(Items from a dataset)
####################

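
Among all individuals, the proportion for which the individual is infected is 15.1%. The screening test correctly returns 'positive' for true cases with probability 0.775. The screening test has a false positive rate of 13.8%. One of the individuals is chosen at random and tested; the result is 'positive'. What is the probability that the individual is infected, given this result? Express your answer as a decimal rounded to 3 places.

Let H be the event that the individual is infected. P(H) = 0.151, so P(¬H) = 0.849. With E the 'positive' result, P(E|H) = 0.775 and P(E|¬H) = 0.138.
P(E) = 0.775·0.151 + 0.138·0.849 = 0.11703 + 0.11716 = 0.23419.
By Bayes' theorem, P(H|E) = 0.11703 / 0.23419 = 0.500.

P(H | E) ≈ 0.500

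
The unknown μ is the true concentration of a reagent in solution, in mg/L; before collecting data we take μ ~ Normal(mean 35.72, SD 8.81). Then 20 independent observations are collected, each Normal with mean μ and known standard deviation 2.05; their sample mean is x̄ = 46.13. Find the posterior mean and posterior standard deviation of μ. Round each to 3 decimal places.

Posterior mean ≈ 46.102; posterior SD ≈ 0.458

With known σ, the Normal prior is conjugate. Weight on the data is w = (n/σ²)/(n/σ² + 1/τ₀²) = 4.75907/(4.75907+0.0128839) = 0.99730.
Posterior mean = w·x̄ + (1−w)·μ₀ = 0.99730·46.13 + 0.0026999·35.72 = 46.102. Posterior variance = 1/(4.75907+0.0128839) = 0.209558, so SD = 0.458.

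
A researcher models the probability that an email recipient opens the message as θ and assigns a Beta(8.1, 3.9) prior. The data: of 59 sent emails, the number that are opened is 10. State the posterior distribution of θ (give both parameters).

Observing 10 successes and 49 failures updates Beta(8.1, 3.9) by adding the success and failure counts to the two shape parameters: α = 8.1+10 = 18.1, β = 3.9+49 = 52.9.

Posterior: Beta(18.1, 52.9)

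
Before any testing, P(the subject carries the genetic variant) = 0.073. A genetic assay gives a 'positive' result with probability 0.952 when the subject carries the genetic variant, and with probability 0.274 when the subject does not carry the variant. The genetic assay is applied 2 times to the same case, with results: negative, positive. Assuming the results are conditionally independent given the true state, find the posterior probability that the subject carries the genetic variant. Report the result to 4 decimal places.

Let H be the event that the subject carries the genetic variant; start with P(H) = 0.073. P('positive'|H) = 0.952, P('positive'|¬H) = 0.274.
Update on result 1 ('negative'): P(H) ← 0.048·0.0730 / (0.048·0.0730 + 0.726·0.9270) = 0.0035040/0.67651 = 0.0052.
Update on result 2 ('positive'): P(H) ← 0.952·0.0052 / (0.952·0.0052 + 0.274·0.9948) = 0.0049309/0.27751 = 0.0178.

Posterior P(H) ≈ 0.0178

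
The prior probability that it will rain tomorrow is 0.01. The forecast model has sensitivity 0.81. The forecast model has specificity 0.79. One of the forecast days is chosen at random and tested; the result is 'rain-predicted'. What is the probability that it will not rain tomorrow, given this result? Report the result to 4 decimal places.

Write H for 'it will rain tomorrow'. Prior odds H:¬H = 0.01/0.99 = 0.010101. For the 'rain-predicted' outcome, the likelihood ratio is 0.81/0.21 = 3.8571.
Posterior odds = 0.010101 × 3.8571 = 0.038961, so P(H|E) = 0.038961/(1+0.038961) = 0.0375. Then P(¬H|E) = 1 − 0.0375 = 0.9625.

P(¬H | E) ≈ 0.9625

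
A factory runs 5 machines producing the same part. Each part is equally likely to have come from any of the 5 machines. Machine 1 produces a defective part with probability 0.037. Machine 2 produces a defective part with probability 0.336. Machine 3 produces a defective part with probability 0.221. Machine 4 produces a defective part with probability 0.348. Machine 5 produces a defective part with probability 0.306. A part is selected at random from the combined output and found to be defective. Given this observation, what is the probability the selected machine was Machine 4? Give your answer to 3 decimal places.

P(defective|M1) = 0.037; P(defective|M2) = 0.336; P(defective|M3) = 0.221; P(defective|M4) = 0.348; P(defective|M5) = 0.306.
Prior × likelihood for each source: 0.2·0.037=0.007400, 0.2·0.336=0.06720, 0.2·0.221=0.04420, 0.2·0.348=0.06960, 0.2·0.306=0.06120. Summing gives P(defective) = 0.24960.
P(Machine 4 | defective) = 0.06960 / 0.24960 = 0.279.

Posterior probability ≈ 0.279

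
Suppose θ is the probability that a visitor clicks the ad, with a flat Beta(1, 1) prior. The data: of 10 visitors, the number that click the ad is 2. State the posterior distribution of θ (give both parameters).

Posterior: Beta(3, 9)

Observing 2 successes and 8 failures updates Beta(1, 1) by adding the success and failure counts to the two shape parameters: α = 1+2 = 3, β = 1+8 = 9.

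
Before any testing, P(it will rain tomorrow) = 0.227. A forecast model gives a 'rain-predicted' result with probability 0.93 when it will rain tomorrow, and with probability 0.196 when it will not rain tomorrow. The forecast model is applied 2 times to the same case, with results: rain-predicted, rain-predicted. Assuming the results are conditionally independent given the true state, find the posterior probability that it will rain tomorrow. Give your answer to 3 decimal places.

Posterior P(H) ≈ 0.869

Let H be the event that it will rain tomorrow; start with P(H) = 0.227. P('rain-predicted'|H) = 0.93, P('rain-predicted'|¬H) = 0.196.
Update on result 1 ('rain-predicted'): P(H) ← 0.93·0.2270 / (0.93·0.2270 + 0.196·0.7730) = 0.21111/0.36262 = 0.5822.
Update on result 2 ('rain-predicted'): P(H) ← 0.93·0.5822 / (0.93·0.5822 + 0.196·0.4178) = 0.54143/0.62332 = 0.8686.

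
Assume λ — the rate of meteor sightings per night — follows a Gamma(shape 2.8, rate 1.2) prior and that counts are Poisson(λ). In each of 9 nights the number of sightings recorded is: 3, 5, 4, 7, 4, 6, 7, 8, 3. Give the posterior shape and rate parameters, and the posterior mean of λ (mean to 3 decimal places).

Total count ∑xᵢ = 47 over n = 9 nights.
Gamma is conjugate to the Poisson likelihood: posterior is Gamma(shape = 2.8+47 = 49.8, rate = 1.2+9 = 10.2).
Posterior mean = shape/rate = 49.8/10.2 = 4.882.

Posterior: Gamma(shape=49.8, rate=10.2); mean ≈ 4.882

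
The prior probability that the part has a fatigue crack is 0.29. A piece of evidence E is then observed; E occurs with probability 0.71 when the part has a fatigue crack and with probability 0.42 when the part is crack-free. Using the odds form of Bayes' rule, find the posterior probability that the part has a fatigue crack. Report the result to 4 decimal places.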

####################

WHAT IS EXPECTED – Print every line you see above, exactly as written.

EXERCISE RESULT –
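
Among all individuals, the proportion for which the individual is infected is 15.1%. The screening test correctly returns 'positive' for true cases with probability 0.775. The screening test has a false positive rate of 13.8%. One of the individuals is chosen at random and tested; the result is 'positive'. What is the probability that the individual is infected, given this result? Express your answer as a decimal rounded to 3 places.

Let H be the event that the individual is infected. P(H) = 0.151, so P(¬H) = 0.849. With E the 'positive' result, P(E|H) = 0.775 and P(E|¬H) = 0.138.
P(E) = 0.775·0.151 + 0.138·0.849 = 0.11703 + 0.11716 = 0.23419.
By Bayes' theorem, P(H|E) = 0.11703 / 0.23419 = 0.500.

P(H | E) ≈ 0.500

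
The unknown μ is the true concentration of a reagent in solution, in mg/L; before collecting data we take μ ~ Normal(mean 35.72, SD 8.81). Then 20 independent observations are collected, each Normal with mean μ and known standard deviation 2.05; their sample mean is x̄ = 46.13. Find the posterior mean and posterior standard deviation of μ. Round each to 3 decimal places.

Posterior mean ≈ 46.102; posterior SD ≈ 0.458

With known σ, the Normal prior is conjugate. Weight on the data is w = (n/σ²)/(n/σ² + 1/τ₀²) = 4.75907/(4.75907+0.0128839) = 0.99730.
Posterior mean = w·x̄ + (1−w)·μ₀ = 0.99730·46.13 + 0.0026999·35.72 = 46.102. Posterior variance = 1/(4.75907+0.0128839) = 0.209558, so SD = 0.458.

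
A researcher models the probability that an email recipient opens the message as θ and assigns a Beta(8.1, 3.9) prior. The data: of 59 sent emails, the number that are opened is 10. State the posterior distribution of θ (give both parameters).

Observing 10 successes and 49 failures updates Beta(8.1, 3.9) by adding the success and failure counts to the two shape parameters: α = 8.1+10 = 18.1, β = 3.9+49 = 52.9.

Posterior: Beta(18.1, 52.9)

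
Before any testing, P(the subject carries the genetic variant) = 0.073. A genetic assay gives a 'positive' result with probability 0.952 when the subject carries the genetic variant, and with probability 0.274 when the subject does not carry the variant. The genetic assay is applied 2 times to the same case, with results: negative, positive. Assuming the results are conditionally independent given the true state, find the posterior probability that the subject carries the genetic variant. Report the result to 4 decimal places.

Let H be the event that the subject carries the genetic variant; start with P(H) = 0.073. P('positive'|H) = 0.952, P('positive'|¬H) = 0.274.
Update on result 1 ('negative'): P(H) ← 0.048·0.0730 / (0.048·0.0730 + 0.726·0.9270) = 0.0035040/0.67651 = 0.0052.
Update on result 2 ('positive'): P(H) ← 0.952·0.0052 / (0.952·0.0052 + 0.274·0.9948) = 0.0049309/0.27751 = 0.0178.

Posterior P(H) ≈ 0.0178

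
The prior probability that it will rain tomorrow is 0.01. The forecast model has sensitivity 0.81. The forecast model has specificity 0.79. One of the forecast days is chosen at random and tested; the result is 'rain-predicted'. What is the probability that it will not rain tomorrow, given this result? Report the result to 4 decimal places.

Write H for 'it will rain tomorrow'. Prior odds H:¬H = 0.01/0.99 = 0.010101. For the 'rain-predicted' outcome, the likelihood ratio is 0.81/0.21 = 3.8571.
Posterior odds = 0.010101 × 3.8571 = 0.038961, so P(H|E) = 0.038961/(1+0.038961) = 0.0375. Then P(¬H|E) = 1 − 0.0375 = 0.9625.

P(¬H | E) ≈ 0.9625

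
A factory runs 5 machines producing the same part. Each part is equally likely to have come from any of the 5 machines. Machine 1 produces a defective part with probability 0.037. Machine 2 produces a defective part with probability 0.336. Machine 3 produces a defective part with probability 0.221. Machine 4 produces a defective part with probability 0.348. Machine 5 produces a defective part with probability 0.306. A part is selected at random from the combined output and found to be defective. Given this observation, what is the probability the selected machine was Machine 4? Give your answer to 3 decimal places.

P(defective|M1) = 0.037; P(defective|M2) = 0.336; P(defective|M3) = 0.221; P(defective|M4) = 0.348; P(defective|M5) = 0.306.
Prior × likelihood for each source: 0.2·0.037=0.007400, 0.2·0.336=0.06720, 0.2·0.221=0.04420, 0.2·0.348=0.06960, 0.2·0.306=0.06120. Summing gives P(defective) = 0.24960.
P(Machine 4 | defective) = 0.06960 / 0.24960 = 0.279.

Posterior probability ≈ 0.279

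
Suppose θ is the probability that a visitor clicks the ad, with a flat Beta(1, 1) prior. The data: of 10 visitors, the number that click the ad is 2. State the posterior distribution of θ (give both parameters).

Posterior: Beta(3, 9)

Observing 2 successes and 8 failures updates Beta(1, 1) by adding the success and failure counts to the two shape parameters: α = 1+2 = 3, β = 1+8 = 9.

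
Before any testing, P(it will rain tomorrow) = 0.227. A forecast model gives a 'rain-predicted' result with probability 0.93 when it will rain tomorrow, and with probability 0.196 when it will not rain tomorrow. The forecast model is applied 2 times to the same case, with results: rain-predicted, rain-predicted. Assuming the results are conditionally independent given the true state, find the posterior probability that it will rain tomorrow. Give your answer to 3 decimal places.

Posterior P(H) ≈ 0.869

Let H be the event that it will rain tomorrow; start with P(H) = 0.227. P('rain-predicted'|H) = 0.93, P('rain-predicted'|¬H) = 0.196.
Update on result 1 ('rain-predicted'): P(H) ← 0.93·0.2270 / (0.93·0.2270 + 0.196·0.7730) = 0.21111/0.36262 = 0.5822.
Update on result 2 ('rain-predicted'): P(H) ← 0.93·0.5822 / (0.93·0.5822 + 0.196·0.4178) = 0.54143/0.62332 = 0.8686.

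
Assume λ — the rate of meteor sightings per night — follows a Gamma(shape 2.8, rate 1.2) prior and that counts are Poisson(λ). In each of 9 nights the number of sightings recorded is: 3, 5, 4, 7, 4, 6, 7, 8, 3. Give the posterior shape and rate parameters, and the posterior mean of λ (mean to 3 decimal places).

Total count ∑xᵢ = 47 over n = 9 nights.
Gamma is conjugate to the Poisson likelihood: posterior is Gamma(shape = 2.8+47 = 49.8, rate = 1.2+9 = 10.2).
Posterior mean = shape/rate = 49.8/10.2 = 4.882.

Posterior: Gamma(shape=49.8, rate=10.2); mean ≈ 4.882

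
The prior probability that the part has a fatigue crack is 0.29. A piece of evidence E is then observed; E occurs with probability 0.71 when the part has a fatigue crack and with probability 0.42 when the part is crack-free. Using the odds form of Bayes' rule, find the posterior probability that the part has a fatigue crack. Report the result to 4 decimal places.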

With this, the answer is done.